* Exercise brief: Repeat exactly the lines below that lie between the line with "A (thermogenic methane): fraction" and the line with "D (an unknown", counting both of those lines as part of the answer.
Segment Start: Listed records
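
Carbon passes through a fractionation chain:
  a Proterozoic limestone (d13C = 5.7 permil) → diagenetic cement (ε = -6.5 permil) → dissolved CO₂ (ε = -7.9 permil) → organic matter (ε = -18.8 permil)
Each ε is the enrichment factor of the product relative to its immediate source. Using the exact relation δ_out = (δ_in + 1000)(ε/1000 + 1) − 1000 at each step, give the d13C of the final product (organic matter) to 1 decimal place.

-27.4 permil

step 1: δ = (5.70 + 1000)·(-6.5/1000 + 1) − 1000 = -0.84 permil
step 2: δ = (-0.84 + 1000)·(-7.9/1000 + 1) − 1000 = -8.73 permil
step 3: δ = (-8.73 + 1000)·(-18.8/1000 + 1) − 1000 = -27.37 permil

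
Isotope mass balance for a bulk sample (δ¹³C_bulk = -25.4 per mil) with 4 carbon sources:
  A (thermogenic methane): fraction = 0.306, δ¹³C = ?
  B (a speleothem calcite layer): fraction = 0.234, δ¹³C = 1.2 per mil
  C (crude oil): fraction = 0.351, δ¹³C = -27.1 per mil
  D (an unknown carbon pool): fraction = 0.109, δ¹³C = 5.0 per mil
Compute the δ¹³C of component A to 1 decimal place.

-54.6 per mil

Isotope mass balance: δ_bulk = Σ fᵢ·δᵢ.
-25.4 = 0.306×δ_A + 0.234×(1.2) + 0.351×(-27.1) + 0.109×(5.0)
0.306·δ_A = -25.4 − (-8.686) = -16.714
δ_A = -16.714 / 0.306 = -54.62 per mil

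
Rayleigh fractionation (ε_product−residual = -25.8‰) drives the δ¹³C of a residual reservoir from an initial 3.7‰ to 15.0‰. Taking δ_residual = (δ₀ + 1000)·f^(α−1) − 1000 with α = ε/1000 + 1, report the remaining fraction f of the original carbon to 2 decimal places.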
Segment End: Listed records
Segment Start: Listed records
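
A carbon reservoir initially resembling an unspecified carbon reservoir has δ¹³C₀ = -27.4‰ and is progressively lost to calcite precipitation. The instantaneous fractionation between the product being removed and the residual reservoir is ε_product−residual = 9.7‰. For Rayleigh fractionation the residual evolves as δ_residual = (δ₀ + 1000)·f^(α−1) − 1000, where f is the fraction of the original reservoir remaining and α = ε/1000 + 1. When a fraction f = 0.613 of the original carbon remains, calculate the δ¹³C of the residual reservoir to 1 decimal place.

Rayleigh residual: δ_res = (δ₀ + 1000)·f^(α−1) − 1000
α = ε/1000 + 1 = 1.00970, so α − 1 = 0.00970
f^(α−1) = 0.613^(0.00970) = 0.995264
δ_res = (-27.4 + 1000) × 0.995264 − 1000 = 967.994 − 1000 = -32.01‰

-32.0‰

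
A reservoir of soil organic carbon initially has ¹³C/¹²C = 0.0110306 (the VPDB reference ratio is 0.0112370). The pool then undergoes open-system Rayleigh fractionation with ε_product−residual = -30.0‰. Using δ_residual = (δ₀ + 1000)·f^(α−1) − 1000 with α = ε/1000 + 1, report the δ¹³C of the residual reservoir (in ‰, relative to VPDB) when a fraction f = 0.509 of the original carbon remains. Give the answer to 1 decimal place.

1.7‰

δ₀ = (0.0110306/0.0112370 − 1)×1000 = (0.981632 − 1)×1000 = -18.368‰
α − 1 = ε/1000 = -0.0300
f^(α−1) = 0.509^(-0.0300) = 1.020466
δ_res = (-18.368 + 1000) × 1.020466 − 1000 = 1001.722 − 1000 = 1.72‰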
Segment End: Listed records
* Answer:
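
  A (thermogenic methane): fraction = 0.306, δ¹³C = ?
  B (a speleothem calcite layer): fraction = 0.234, δ¹³C = 1.2 per mil
  C (crude oil): fraction = 0.351, δ¹³C = -27.1 per mil
  D (an unknown carbon pool): fraction = 0.109, δ¹³C = 5.0 per mil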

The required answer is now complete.